DESCRIPTION OF THE TASK: Give an exact copy of the data that follows.

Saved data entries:
◇ ◇ ◇ ◇ ◇ ◇ ◇

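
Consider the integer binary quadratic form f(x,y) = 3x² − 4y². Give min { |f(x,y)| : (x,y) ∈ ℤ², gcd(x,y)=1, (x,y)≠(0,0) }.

descent: ρ → (-4,0,3)
descent: ρ → (3,6,-1)  [lands on river]
river: ρ → (-1,6,3)
closes: descent 2, river 2
min |a| on river = 1

1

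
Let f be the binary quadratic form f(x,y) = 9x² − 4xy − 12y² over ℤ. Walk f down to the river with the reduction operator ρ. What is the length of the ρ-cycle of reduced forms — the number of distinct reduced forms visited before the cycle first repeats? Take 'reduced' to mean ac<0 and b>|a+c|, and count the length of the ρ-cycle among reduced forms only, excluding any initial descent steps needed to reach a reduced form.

D = 448, ⌊√D⌋ = 21
descent: ρ → (-12,4,9)  [lands on river]
river: ρ → (9,14,-7)
river: ρ → (-7,14,9)
river: ρ → (9,4,-12)
river: ρ → (-12,20,1)
river: ρ → (1,20,-12)
ρ-cycle length = 6 (tail of 1 descent step not counted)

6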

◇ ◇ ◇ ◇ ◇ ◇ ◇

RESPONSE:
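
Consider the integer binary quadratic form f(x,y) = 3x² − 4y². Give min { |f(x,y)| : (x,y) ∈ ℤ², gcd(x,y)=1, (x,y)≠(0,0) }.

descent: ρ → (-4,0,3)
descent: ρ → (3,6,-1)  [lands on river]
river: ρ → (-1,6,3)
closes: descent 2, river 2
min |a| on river = 1

1

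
Let f be the binary quadratic form f(x,y) = 9x² − 4xy − 12y² over ℤ. Walk f down to the river with the reduction operator ρ. What is the length of the ρ-cycle of reduced forms — the number of distinct reduced forms visited before the cycle first repeats? Take 'reduced' to mean ac<0 and b>|a+c|, and count the length of the ρ-cycle among reduced forms only, excluding any initial descent steps needed to reach a reduced form.

D = 448, ⌊√D⌋ = 21
descent: ρ → (-12,4,9)  [lands on river]
river: ρ → (9,14,-7)
river: ρ → (-7,14,9)
river: ρ → (9,4,-12)
river: ρ → (-12,20,1)
river: ρ → (1,20,-12)
ρ-cycle length = 6 (tail of 1 descent step not counted)

6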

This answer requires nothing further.